=== Section Start ===

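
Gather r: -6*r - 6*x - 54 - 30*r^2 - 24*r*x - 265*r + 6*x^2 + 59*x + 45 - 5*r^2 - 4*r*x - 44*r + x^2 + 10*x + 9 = -35*r^2 + r*(-28*x - 315) + 7*x^2 + 63*x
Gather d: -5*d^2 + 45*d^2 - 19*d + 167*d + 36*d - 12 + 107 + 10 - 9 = 40*d^2 + 184*d + 96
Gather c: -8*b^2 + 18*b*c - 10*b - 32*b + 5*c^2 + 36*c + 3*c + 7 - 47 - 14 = -8*b^2 - 42*b + 5*c^2 + c*(18*b + 39) - 54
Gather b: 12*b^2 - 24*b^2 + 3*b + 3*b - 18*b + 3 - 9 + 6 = -12*b^2 - 12*b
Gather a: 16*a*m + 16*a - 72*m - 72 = a*(16*m + 16) - 72*m - 72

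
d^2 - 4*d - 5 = (d - 5)*(d + 1)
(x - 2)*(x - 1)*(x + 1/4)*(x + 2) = x^4 - 3*x^3/4 - 17*x^2/4 + 3*x + 1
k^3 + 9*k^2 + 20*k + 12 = (k + 1)*(k + 2)*(k + 6)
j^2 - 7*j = j*(j - 7)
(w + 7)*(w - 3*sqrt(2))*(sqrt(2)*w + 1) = sqrt(2)*w^3 - 5*w^2 + 7*sqrt(2)*w^2 - 35*w - 3*sqrt(2)*w - 21*sqrt(2)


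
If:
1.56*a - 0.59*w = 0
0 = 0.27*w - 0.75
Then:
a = 1.05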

=== Section End ===

### WHAT THE EXERCISE ASKS
In full and without alteration, transcribe the entries above.

### EXERCISE RESULT
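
Gather r: -6*r - 6*x - 54 - 30*r^2 - 24*r*x - 265*r + 6*x^2 + 59*x + 45 - 5*r^2 - 4*r*x - 44*r + x^2 + 10*x + 9 = -35*r^2 + r*(-28*x - 315) + 7*x^2 + 63*x
Gather d: -5*d^2 + 45*d^2 - 19*d + 167*d + 36*d - 12 + 107 + 10 - 9 = 40*d^2 + 184*d + 96
Gather c: -8*b^2 + 18*b*c - 10*b - 32*b + 5*c^2 + 36*c + 3*c + 7 - 47 - 14 = -8*b^2 - 42*b + 5*c^2 + c*(18*b + 39) - 54
Gather b: 12*b^2 - 24*b^2 + 3*b + 3*b - 18*b + 3 - 9 + 6 = -12*b^2 - 12*b
Gather a: 16*a*m + 16*a - 72*m - 72 = a*(16*m + 16) - 72*m - 72

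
d^2 - 4*d - 5 = (d - 5)*(d + 1)
(x - 2)*(x - 1)*(x + 1/4)*(x + 2) = x^4 - 3*x^3/4 - 17*x^2/4 + 3*x + 1
k^3 + 9*k^2 + 20*k + 12 = (k + 1)*(k + 2)*(k + 6)
j^2 - 7*j = j*(j - 7)
(w + 7)*(w - 3*sqrt(2))*(sqrt(2)*w + 1) = sqrt(2)*w^3 - 5*w^2 + 7*sqrt(2)*w^2 - 35*w - 3*sqrt(2)*w - 21*sqrt(2)


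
If:
1.56*a - 0.59*w = 0
0 = 0.27*w - 0.75
Then:
a = 1.05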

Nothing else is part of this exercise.